[Opening Entries shown section]
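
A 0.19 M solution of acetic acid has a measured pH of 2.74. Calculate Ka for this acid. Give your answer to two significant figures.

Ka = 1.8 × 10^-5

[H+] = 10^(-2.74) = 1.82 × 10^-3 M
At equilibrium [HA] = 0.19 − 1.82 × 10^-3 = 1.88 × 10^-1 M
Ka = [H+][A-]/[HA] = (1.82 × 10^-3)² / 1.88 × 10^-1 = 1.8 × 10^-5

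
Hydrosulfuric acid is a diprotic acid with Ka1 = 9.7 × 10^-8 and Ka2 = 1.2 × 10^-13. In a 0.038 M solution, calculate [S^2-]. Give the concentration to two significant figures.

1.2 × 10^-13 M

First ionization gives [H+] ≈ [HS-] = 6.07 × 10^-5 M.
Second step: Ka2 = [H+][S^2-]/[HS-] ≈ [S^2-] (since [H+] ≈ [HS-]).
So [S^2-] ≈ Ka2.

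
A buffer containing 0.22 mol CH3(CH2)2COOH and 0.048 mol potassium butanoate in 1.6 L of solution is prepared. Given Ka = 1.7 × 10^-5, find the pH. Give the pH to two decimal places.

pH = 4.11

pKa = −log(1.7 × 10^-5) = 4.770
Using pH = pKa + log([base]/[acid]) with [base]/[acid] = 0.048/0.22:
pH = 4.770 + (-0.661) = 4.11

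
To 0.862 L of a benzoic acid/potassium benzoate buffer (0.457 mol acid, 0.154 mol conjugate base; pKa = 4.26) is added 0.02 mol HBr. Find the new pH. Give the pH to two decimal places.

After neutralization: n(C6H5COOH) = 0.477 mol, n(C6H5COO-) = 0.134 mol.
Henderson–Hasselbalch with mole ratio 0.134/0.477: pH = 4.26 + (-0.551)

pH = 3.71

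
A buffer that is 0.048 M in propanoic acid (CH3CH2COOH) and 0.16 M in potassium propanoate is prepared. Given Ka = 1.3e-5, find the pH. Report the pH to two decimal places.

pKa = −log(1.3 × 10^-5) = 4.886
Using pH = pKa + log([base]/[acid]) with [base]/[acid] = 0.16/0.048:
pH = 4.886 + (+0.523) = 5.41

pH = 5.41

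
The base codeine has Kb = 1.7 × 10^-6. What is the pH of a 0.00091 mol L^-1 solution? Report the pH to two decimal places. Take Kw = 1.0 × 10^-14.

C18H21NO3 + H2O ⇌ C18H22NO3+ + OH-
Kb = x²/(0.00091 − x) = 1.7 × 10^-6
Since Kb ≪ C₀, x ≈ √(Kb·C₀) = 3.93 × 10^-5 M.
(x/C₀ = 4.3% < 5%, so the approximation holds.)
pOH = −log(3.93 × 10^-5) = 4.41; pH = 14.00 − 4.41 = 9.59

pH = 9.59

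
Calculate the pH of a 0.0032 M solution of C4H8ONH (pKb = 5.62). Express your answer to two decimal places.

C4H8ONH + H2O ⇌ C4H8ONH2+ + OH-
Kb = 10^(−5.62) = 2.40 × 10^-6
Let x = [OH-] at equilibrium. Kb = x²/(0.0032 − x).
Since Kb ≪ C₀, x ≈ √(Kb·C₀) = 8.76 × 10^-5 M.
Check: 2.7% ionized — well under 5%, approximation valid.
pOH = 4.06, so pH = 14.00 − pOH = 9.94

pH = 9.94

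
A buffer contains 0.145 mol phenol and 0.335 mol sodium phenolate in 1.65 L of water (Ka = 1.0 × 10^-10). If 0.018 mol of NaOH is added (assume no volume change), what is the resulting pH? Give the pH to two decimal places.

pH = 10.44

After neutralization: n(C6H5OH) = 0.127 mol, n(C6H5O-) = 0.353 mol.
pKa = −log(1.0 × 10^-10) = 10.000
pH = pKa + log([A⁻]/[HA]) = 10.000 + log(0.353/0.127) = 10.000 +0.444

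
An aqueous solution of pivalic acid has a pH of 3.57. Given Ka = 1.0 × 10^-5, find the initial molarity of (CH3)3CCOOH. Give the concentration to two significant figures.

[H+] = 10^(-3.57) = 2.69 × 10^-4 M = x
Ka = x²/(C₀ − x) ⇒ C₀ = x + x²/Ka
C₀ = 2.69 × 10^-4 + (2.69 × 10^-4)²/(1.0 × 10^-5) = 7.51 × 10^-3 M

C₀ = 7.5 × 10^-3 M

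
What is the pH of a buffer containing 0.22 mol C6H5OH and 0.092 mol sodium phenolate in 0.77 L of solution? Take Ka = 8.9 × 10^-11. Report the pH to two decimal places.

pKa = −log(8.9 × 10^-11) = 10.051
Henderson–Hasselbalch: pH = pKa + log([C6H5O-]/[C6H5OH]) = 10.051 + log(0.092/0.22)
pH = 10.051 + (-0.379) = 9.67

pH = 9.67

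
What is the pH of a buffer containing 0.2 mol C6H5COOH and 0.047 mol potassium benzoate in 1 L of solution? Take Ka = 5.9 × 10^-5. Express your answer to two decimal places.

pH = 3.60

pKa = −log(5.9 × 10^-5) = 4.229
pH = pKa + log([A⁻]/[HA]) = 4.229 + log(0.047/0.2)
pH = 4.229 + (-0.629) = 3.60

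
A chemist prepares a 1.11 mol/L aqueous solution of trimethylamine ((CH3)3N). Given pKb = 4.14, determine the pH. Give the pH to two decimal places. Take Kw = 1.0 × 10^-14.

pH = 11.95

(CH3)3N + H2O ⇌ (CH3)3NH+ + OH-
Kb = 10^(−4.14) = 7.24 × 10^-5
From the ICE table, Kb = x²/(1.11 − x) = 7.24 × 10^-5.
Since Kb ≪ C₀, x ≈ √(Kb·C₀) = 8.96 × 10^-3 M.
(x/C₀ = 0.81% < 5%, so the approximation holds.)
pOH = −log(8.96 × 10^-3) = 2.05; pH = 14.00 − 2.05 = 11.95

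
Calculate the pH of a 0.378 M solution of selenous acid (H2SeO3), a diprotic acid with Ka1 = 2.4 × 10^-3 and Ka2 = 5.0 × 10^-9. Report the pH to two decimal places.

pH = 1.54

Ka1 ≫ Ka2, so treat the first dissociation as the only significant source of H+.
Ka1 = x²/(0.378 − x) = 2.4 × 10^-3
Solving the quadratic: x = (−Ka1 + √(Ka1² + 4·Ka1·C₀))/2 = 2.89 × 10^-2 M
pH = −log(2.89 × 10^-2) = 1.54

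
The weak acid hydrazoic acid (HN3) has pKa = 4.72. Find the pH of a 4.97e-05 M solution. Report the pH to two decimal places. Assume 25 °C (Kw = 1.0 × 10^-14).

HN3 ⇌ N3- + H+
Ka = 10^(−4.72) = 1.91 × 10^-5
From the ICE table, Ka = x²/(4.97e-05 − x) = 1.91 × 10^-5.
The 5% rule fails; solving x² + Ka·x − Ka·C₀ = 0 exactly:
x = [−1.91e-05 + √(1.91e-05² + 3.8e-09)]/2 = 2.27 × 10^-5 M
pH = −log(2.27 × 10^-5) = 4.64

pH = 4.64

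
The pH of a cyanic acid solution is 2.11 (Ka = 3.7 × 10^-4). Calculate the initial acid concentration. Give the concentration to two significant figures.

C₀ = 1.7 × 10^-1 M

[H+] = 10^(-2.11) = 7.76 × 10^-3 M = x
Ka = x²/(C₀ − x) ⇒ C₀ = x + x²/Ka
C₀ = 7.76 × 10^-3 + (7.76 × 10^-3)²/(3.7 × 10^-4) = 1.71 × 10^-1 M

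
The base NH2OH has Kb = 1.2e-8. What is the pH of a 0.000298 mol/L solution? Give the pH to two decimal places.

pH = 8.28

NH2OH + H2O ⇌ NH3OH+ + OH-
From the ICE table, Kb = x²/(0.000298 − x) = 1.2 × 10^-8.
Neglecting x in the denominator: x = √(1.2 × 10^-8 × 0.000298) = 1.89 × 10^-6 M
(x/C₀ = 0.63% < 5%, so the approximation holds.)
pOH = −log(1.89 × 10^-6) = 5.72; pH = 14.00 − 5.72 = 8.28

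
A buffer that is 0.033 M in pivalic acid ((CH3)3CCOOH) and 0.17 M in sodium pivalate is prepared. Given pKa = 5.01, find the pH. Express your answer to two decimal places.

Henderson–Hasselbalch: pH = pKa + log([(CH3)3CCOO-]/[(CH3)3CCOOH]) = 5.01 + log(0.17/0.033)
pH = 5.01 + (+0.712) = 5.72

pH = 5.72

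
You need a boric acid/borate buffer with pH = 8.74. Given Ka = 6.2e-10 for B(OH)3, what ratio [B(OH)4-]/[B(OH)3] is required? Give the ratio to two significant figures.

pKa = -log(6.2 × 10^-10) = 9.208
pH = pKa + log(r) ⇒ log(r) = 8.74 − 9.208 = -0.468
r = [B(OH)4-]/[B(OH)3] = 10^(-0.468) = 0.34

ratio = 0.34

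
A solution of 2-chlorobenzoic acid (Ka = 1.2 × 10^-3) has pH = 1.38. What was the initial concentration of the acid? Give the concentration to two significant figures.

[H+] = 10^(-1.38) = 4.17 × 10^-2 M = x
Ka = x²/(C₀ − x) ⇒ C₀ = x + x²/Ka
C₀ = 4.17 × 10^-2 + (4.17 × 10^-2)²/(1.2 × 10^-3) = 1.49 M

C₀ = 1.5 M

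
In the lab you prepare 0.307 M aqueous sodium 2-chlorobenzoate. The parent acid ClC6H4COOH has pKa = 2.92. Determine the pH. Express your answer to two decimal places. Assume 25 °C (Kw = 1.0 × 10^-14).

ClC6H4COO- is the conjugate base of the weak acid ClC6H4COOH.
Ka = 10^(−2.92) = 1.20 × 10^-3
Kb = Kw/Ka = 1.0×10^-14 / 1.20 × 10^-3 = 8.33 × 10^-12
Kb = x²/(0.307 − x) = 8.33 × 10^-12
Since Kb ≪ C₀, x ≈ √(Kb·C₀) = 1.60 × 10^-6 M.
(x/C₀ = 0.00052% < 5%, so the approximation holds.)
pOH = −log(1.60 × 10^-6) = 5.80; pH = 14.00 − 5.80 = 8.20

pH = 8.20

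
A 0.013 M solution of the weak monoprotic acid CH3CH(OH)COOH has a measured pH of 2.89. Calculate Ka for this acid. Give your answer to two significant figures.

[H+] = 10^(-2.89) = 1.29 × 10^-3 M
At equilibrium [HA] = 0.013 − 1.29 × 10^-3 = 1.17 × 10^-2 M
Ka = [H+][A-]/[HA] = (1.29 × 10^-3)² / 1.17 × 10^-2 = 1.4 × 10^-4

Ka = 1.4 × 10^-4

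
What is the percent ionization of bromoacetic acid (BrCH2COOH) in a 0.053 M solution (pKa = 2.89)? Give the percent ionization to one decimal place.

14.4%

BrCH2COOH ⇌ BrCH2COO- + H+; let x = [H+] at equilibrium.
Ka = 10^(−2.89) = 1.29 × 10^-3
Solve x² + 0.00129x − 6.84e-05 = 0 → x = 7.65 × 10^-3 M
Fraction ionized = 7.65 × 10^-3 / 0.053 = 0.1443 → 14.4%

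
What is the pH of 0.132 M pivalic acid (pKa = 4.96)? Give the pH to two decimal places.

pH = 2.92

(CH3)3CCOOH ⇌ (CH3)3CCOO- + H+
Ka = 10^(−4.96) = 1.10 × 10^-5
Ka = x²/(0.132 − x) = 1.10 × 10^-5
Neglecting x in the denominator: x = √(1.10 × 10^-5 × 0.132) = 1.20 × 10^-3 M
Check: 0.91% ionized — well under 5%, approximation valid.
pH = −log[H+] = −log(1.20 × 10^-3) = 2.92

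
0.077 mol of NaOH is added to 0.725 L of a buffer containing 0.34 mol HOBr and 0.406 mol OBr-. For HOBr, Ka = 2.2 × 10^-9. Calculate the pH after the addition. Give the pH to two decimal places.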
[Closing Entries shown section]
Looking at the records above, please output exactly the lines that run from the one holding "A 0.013 M solution" to the final line, and only those.

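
A 0.013 M solution of the weak monoprotic acid CH3CH(OH)COOH has a measured pH of 2.89. Calculate Ka for this acid. Give your answer to two significant figures.

[H+] = 10^(-2.89) = 1.29 × 10^-3 M
At equilibrium [HA] = 0.013 − 1.29 × 10^-3 = 1.17 × 10^-2 M
Ka = [H+][A-]/[HA] = (1.29 × 10^-3)² / 1.17 × 10^-2 = 1.4 × 10^-4

Ka = 1.4 × 10^-4

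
What is the percent ionization of bromoacetic acid (BrCH2COOH) in a 0.053 M solution (pKa = 2.89)? Give the percent ionization to one decimal place.

14.4%

BrCH2COOH ⇌ BrCH2COO- + H+; let x = [H+] at equilibrium.
Ka = 10^(−2.89) = 1.29 × 10^-3
Solve x² + 0.00129x − 6.84e-05 = 0 → x = 7.65 × 10^-3 M
Fraction ionized = 7.65 × 10^-3 / 0.053 = 0.1443 → 14.4%

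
What is the pH of 0.132 M pivalic acid (pKa = 4.96)? Give the pH to two decimal places.

pH = 2.92

(CH3)3CCOOH ⇌ (CH3)3CCOO- + H+
Ka = 10^(−4.96) = 1.10 × 10^-5
Ka = x²/(0.132 − x) = 1.10 × 10^-5
Neglecting x in the denominator: x = √(1.10 × 10^-5 × 0.132) = 1.20 × 10^-3 M
Check: 0.91% ionized — well under 5%, approximation valid.
pH = −log[H+] = −log(1.20 × 10^-3) = 2.92

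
0.077 mol of NaOH is added to 0.725 L of a buffer containing 0.34 mol HOBr and 0.406 mol OBr-. For HOBr, Ka = 2.2 × 10^-9. Calculate the pH after the addition. Give the pH to two decimal places.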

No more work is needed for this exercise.